About this exercise:
Whatever appears in the entries must be given again exactly.

#### Exercise material

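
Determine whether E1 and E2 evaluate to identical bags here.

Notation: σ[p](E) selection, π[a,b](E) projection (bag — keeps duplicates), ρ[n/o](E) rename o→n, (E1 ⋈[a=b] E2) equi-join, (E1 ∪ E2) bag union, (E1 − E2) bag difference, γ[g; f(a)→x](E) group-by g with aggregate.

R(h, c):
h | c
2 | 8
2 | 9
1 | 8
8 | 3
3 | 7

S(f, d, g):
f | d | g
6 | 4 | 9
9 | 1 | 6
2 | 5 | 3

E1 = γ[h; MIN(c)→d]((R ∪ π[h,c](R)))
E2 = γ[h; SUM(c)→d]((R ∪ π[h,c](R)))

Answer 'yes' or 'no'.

E1 row counts bottom-up:
  R → 5
  R → 5
  π[h,c](R) → 5
  (R ∪ π[h,c](R)) → 10
  γ[h; MIN(c)→d]((R ∪ π[h,c](R))) → 4
E2 row counts bottom-up:
  R → 5
  R → 5
  π[h,c](R) → 5
  (R ∪ π[h,c](R)) → 10
  γ[h; SUM(c)→d]((R ∪ π[h,c](R))) → 4

E1 result:
h | d
1 | 8
2 | 8
3 | 7
8 | 3
E2 result:
h | d
1 | 16
2 | 34
3 | 14
8 | 6
Witness: (3, 14) appears 0× in E1 but 1× in E2.

no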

########

Result of the task:
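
Determine whether E1 and E2 evaluate to identical bags here.

Notation: σ[p](E) selection, π[a,b](E) projection (bag — keeps duplicates), ρ[n/o](E) rename o→n, (E1 ⋈[a=b] E2) equi-join, (E1 ∪ E2) bag union, (E1 − E2) bag difference, γ[g; f(a)→x](E) group-by g with aggregate.

R(h, c):
h | c
2 | 8
2 | 9
1 | 8
8 | 3
3 | 7

S(f, d, g):
f | d | g
6 | 4 | 9
9 | 1 | 6
2 | 5 | 3

E1 = γ[h; MIN(c)→d]((R ∪ π[h,c](R)))
E2 = γ[h; SUM(c)→d]((R ∪ π[h,c](R)))

Answer 'yes' or 'no'.

E1 row counts bottom-up:
  R → 5
  R → 5
  π[h,c](R) → 5
  (R ∪ π[h,c](R)) → 10
  γ[h; MIN(c)→d]((R ∪ π[h,c](R))) → 4
E2 row counts bottom-up:
  R → 5
  R → 5
  π[h,c](R) → 5
  (R ∪ π[h,c](R)) → 10
  γ[h; SUM(c)→d]((R ∪ π[h,c](R))) → 4

E1 result:
h | d
1 | 8
2 | 8
3 | 7
8 | 3
E2 result:
h | d
1 | 16
2 | 34
3 | 14
8 | 6
Witness: (3, 14) appears 0× in E1 but 1× in E2.

no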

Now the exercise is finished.